*** Begin section ***

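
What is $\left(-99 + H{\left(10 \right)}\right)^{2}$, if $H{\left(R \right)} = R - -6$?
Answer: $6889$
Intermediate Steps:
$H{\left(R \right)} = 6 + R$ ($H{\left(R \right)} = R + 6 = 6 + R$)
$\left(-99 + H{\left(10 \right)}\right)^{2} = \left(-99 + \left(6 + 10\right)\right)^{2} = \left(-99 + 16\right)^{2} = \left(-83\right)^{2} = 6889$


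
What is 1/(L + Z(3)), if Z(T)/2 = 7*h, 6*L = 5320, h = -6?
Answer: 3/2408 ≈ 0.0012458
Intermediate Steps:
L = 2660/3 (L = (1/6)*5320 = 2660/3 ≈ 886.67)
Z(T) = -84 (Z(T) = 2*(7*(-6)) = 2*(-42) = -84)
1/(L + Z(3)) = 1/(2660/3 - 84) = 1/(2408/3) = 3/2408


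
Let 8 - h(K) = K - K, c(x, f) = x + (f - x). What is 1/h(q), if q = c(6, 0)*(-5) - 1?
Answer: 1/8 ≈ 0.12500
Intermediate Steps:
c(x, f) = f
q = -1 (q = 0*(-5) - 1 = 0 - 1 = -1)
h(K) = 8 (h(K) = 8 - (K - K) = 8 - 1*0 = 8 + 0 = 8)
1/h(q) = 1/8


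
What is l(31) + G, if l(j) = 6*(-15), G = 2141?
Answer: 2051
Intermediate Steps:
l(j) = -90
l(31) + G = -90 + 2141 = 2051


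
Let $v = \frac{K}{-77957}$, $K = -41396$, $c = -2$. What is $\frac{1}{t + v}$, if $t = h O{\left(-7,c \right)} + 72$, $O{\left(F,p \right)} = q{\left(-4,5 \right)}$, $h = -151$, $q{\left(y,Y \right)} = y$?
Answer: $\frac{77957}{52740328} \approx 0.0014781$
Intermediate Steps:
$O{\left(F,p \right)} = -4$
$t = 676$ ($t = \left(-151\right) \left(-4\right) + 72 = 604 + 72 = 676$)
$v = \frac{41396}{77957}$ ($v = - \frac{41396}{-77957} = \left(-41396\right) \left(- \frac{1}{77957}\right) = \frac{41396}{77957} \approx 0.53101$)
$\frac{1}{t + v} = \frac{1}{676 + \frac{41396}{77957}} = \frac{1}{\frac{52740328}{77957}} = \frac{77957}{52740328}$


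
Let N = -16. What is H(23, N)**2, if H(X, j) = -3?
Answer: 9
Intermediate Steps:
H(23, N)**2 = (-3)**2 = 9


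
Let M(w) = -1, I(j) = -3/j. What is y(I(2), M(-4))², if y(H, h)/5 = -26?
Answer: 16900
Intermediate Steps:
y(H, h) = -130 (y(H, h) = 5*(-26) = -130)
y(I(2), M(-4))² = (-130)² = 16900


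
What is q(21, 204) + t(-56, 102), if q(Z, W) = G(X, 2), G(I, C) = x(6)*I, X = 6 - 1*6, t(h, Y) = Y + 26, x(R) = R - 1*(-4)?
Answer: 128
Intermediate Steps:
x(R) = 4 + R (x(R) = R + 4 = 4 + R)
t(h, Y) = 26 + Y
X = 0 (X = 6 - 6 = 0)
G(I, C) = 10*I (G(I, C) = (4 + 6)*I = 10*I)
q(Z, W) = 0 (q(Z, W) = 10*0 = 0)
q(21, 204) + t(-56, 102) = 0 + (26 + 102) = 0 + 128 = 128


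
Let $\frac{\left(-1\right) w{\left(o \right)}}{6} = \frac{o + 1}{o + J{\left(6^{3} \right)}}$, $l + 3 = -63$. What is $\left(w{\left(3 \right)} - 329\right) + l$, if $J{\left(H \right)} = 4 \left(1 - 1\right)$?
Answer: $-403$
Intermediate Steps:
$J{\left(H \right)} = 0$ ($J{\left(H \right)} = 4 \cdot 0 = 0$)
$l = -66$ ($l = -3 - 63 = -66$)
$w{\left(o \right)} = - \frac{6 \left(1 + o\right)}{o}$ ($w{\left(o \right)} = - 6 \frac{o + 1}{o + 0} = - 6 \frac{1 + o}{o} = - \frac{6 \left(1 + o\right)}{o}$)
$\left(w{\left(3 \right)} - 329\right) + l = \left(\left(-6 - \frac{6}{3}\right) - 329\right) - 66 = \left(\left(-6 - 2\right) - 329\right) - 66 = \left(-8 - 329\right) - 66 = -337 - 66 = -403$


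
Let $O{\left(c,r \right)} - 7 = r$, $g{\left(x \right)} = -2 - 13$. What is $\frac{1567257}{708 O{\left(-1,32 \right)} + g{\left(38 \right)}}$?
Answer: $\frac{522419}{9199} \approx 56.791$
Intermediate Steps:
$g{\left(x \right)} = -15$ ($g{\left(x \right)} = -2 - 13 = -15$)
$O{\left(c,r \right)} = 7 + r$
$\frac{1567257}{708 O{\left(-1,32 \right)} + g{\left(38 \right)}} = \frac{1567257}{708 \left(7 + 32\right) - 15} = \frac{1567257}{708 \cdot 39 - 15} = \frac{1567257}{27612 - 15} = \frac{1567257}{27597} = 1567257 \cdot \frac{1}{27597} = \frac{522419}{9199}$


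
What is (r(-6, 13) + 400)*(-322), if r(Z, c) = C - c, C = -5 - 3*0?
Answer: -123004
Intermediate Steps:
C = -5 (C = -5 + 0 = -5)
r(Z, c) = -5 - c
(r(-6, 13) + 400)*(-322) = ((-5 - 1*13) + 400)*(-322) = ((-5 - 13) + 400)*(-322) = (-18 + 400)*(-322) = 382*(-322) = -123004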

*** End section ***

» To do: Every line of the material must be duplicated exactly.

» Written answer:
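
What is $\left(-99 + H{\left(10 \right)}\right)^{2}$, if $H{\left(R \right)} = R - -6$?
Answer: $6889$
Intermediate Steps:
$H{\left(R \right)} = 6 + R$ ($H{\left(R \right)} = R + 6 = 6 + R$)
$\left(-99 + H{\left(10 \right)}\right)^{2} = \left(-99 + \left(6 + 10\right)\right)^{2} = \left(-99 + 16\right)^{2} = \left(-83\right)^{2} = 6889$


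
What is 1/(L + Z(3)), if Z(T)/2 = 7*h, 6*L = 5320, h = -6?
Answer: 3/2408 ≈ 0.0012458
Intermediate Steps:
L = 2660/3 (L = (1/6)*5320 = 2660/3 ≈ 886.67)
Z(T) = -84 (Z(T) = 2*(7*(-6)) = 2*(-42) = -84)
1/(L + Z(3)) = 1/(2660/3 - 84) = 1/(2408/3) = 3/2408


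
Let 8 - h(K) = K - K, c(x, f) = x + (f - x). What is 1/h(q), if q = c(6, 0)*(-5) - 1?
Answer: 1/8 ≈ 0.12500
Intermediate Steps:
c(x, f) = f
q = -1 (q = 0*(-5) - 1 = 0 - 1 = -1)
h(K) = 8 (h(K) = 8 - (K - K) = 8 - 1*0 = 8 + 0 = 8)
1/h(q) = 1/8


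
What is l(31) + G, if l(j) = 6*(-15), G = 2141?
Answer: 2051
Intermediate Steps:
l(j) = -90
l(31) + G = -90 + 2141 = 2051


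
Let $v = \frac{K}{-77957}$, $K = -41396$, $c = -2$. What is $\frac{1}{t + v}$, if $t = h O{\left(-7,c \right)} + 72$, $O{\left(F,p \right)} = q{\left(-4,5 \right)}$, $h = -151$, $q{\left(y,Y \right)} = y$?
Answer: $\frac{77957}{52740328} \approx 0.0014781$
Intermediate Steps:
$O{\left(F,p \right)} = -4$
$t = 676$ ($t = \left(-151\right) \left(-4\right) + 72 = 604 + 72 = 676$)
$v = \frac{41396}{77957}$ ($v = - \frac{41396}{-77957} = \left(-41396\right) \left(- \frac{1}{77957}\right) = \frac{41396}{77957} \approx 0.53101$)
$\frac{1}{t + v} = \frac{1}{676 + \frac{41396}{77957}} = \frac{1}{\frac{52740328}{77957}} = \frac{77957}{52740328}$


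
Let N = -16. What is H(23, N)**2, if H(X, j) = -3?
Answer: 9
Intermediate Steps:
H(23, N)**2 = (-3)**2 = 9


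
Let M(w) = -1, I(j) = -3/j. What is y(I(2), M(-4))², if y(H, h)/5 = -26?
Answer: 16900
Intermediate Steps:
y(H, h) = -130 (y(H, h) = 5*(-26) = -130)
y(I(2), M(-4))² = (-130)² = 16900


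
What is q(21, 204) + t(-56, 102), if q(Z, W) = G(X, 2), G(I, C) = x(6)*I, X = 6 - 1*6, t(h, Y) = Y + 26, x(R) = R - 1*(-4)?
Answer: 128
Intermediate Steps:
x(R) = 4 + R (x(R) = R + 4 = 4 + R)
t(h, Y) = 26 + Y
X = 0 (X = 6 - 6 = 0)
G(I, C) = 10*I (G(I, C) = (4 + 6)*I = 10*I)
q(Z, W) = 0 (q(Z, W) = 10*0 = 0)
q(21, 204) + t(-56, 102) = 0 + (26 + 102) = 0 + 128 = 128


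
Let $\frac{\left(-1\right) w{\left(o \right)}}{6} = \frac{o + 1}{o + J{\left(6^{3} \right)}}$, $l + 3 = -63$. What is $\left(w{\left(3 \right)} - 329\right) + l$, if $J{\left(H \right)} = 4 \left(1 - 1\right)$?
Answer: $-403$
Intermediate Steps:
$J{\left(H \right)} = 0$ ($J{\left(H \right)} = 4 \cdot 0 = 0$)
$l = -66$ ($l = -3 - 63 = -66$)
$w{\left(o \right)} = - \frac{6 \left(1 + o\right)}{o}$ ($w{\left(o \right)} = - 6 \frac{o + 1}{o + 0} = - 6 \frac{1 + o}{o} = - \frac{6 \left(1 + o\right)}{o}$)
$\left(w{\left(3 \right)} - 329\right) + l = \left(\left(-6 - \frac{6}{3}\right) - 329\right) - 66 = \left(\left(-6 - 2\right) - 329\right) - 66 = \left(-8 - 329\right) - 66 = -337 - 66 = -403$


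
Let $O{\left(c,r \right)} - 7 = r$, $g{\left(x \right)} = -2 - 13$. What is $\frac{1567257}{708 O{\left(-1,32 \right)} + g{\left(38 \right)}}$?
Answer: $\frac{522419}{9199} \approx 56.791$
Intermediate Steps:
$g{\left(x \right)} = -15$ ($g{\left(x \right)} = -2 - 13 = -15$)
$O{\left(c,r \right)} = 7 + r$
$\frac{1567257}{708 O{\left(-1,32 \right)} + g{\left(38 \right)}} = \frac{1567257}{708 \left(7 + 32\right) - 15} = \frac{1567257}{708 \cdot 39 - 15} = \frac{1567257}{27612 - 15} = \frac{1567257}{27597} = 1567257 \cdot \frac{1}{27597} = \frac{522419}{9199}$


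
What is (r(-6, 13) + 400)*(-322), if r(Z, c) = C - c, C = -5 - 3*0?
Answer: -123004
Intermediate Steps:
C = -5 (C = -5 + 0 = -5)
r(Z, c) = -5 - c
(r(-6, 13) + 400)*(-322) = ((-5 - 1*13) + 400)*(-322) = ((-5 - 13) + 400)*(-322) = (-18 + 400)*(-322) = 382*(-322) = -123004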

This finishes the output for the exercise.